■ Task description ■
State how many lines of the records contain the string "width", and give no other information.

■ Records for the task ■

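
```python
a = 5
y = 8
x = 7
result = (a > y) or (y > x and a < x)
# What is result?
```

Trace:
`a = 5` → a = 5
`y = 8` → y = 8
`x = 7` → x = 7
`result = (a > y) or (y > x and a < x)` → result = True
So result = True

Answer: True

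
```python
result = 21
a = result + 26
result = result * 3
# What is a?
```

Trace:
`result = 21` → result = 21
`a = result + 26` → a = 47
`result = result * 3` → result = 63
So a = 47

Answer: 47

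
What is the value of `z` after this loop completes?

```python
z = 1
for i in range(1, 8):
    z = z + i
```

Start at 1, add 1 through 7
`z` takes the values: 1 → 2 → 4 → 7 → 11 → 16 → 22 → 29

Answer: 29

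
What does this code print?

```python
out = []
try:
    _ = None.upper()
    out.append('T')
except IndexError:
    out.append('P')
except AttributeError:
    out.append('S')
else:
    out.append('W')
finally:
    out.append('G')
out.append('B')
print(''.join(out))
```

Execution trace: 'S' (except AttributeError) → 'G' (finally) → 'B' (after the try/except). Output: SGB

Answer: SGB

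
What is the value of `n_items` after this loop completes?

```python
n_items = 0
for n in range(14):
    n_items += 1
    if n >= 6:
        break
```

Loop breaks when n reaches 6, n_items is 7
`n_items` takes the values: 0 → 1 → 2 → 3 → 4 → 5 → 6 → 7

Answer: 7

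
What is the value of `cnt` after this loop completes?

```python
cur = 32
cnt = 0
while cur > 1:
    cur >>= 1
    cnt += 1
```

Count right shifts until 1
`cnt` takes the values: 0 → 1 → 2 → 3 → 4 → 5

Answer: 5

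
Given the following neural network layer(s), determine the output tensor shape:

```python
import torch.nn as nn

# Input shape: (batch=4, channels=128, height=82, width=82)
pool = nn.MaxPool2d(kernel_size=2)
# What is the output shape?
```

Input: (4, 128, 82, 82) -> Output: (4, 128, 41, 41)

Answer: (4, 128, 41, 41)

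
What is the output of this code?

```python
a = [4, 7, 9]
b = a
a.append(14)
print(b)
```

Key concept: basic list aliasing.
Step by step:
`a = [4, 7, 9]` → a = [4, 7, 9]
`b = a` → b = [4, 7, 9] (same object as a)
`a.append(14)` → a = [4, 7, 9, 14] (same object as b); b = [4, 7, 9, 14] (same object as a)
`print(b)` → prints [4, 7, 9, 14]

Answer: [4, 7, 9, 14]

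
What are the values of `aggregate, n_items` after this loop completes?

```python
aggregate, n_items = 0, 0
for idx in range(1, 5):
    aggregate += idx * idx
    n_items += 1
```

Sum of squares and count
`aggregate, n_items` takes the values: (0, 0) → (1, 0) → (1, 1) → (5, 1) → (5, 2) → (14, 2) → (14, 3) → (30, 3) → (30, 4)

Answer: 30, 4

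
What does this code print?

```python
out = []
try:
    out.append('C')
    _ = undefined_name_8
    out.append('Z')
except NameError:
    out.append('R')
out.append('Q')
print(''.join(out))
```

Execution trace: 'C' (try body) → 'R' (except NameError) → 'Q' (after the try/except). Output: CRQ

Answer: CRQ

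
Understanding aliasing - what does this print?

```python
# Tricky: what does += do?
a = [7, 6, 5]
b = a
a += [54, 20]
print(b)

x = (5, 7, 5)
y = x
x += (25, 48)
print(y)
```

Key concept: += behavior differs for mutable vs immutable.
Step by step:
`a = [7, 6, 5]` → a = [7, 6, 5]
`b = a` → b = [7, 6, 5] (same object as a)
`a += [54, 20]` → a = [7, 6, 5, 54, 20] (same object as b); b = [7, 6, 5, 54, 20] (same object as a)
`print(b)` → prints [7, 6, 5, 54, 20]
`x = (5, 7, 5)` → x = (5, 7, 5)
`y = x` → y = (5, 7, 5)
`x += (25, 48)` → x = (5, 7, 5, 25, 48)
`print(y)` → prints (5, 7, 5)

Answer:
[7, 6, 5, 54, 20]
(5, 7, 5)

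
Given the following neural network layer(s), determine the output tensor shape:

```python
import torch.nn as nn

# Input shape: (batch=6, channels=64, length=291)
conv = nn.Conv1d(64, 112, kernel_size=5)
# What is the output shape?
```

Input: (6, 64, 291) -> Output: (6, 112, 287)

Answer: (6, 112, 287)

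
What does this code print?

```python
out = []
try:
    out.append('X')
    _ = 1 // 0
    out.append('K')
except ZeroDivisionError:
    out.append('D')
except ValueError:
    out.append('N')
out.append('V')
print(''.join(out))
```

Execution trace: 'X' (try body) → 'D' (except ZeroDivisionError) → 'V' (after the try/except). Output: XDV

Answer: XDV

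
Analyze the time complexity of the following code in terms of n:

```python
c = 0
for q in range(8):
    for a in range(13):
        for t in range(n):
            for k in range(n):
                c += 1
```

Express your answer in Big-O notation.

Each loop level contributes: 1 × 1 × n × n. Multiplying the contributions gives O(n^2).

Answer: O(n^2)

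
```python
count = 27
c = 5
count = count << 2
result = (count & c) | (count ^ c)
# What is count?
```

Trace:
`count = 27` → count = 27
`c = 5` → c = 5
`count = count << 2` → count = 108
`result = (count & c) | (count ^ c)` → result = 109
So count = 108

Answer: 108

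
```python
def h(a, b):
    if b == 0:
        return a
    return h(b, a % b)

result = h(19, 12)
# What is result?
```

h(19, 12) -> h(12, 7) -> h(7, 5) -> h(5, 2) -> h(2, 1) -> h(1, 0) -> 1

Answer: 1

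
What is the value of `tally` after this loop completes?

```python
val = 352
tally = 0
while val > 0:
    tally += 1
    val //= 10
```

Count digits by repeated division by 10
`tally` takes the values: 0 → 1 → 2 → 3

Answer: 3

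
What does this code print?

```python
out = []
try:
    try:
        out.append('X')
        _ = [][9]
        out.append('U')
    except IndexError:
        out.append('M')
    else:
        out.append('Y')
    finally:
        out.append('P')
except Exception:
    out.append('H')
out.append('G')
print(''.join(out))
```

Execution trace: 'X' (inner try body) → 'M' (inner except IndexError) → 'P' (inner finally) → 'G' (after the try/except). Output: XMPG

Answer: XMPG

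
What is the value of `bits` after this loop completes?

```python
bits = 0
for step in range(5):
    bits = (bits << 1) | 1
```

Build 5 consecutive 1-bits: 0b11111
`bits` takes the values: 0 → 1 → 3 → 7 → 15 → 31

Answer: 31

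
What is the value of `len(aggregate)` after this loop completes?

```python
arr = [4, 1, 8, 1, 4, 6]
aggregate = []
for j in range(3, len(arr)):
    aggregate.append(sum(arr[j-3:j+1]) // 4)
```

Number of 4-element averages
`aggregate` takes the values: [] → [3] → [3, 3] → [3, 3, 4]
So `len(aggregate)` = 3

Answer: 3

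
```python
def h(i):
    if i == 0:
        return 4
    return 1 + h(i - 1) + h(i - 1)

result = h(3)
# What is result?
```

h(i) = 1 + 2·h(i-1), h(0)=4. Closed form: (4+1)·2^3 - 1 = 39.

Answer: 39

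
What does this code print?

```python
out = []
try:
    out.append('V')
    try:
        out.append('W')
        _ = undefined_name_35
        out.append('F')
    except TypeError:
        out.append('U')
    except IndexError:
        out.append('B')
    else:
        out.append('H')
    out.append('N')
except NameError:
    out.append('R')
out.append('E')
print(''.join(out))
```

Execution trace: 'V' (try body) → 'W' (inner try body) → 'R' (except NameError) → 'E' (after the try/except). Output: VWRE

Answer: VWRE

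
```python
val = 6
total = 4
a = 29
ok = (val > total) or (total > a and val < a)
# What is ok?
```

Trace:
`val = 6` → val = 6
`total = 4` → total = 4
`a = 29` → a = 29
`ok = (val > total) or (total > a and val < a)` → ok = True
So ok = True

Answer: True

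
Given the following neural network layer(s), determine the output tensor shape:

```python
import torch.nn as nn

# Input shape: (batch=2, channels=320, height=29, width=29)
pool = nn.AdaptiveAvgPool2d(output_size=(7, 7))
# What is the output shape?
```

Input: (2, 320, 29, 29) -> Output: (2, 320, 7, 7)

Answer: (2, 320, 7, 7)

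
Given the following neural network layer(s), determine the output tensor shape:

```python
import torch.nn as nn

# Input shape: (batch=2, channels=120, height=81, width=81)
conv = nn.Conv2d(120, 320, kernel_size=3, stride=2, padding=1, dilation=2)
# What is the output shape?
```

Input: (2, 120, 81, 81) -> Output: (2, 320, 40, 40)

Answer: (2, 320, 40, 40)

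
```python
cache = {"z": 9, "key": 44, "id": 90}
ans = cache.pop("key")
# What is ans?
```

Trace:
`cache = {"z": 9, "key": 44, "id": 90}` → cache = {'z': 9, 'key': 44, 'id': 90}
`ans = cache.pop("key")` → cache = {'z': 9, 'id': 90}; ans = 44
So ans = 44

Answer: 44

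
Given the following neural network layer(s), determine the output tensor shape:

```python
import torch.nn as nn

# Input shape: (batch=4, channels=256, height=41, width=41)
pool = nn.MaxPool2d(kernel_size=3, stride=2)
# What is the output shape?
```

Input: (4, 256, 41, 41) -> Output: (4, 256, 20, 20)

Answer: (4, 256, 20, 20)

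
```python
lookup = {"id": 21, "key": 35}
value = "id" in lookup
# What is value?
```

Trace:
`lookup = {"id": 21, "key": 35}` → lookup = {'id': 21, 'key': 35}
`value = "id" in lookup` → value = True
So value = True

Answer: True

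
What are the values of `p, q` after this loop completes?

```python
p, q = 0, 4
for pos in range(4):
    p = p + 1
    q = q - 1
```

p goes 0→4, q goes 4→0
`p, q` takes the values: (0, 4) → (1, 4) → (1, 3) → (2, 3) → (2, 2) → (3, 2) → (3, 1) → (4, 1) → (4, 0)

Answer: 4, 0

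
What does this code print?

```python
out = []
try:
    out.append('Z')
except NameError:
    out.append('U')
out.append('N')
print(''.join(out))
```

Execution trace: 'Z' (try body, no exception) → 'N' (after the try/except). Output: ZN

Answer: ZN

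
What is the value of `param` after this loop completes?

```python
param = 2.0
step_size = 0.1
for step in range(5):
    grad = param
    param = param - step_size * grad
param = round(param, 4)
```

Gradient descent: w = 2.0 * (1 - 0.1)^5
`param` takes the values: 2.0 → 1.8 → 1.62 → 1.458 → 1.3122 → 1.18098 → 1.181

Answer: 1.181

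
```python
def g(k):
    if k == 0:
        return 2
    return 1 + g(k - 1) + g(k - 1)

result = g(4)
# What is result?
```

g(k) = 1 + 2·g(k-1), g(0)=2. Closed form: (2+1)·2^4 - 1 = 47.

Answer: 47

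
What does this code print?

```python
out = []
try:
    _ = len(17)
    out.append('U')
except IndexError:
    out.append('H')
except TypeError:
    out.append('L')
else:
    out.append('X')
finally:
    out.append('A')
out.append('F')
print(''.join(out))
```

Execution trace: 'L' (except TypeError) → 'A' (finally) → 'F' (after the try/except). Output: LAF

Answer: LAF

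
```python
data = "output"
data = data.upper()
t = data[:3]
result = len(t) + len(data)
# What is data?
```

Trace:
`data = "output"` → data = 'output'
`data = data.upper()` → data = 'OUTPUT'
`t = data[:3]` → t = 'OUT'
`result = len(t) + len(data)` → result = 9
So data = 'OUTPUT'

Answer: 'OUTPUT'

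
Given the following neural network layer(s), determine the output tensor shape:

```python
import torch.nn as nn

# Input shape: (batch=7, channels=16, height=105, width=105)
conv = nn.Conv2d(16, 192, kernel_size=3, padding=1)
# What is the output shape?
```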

■ Output of the task ■
5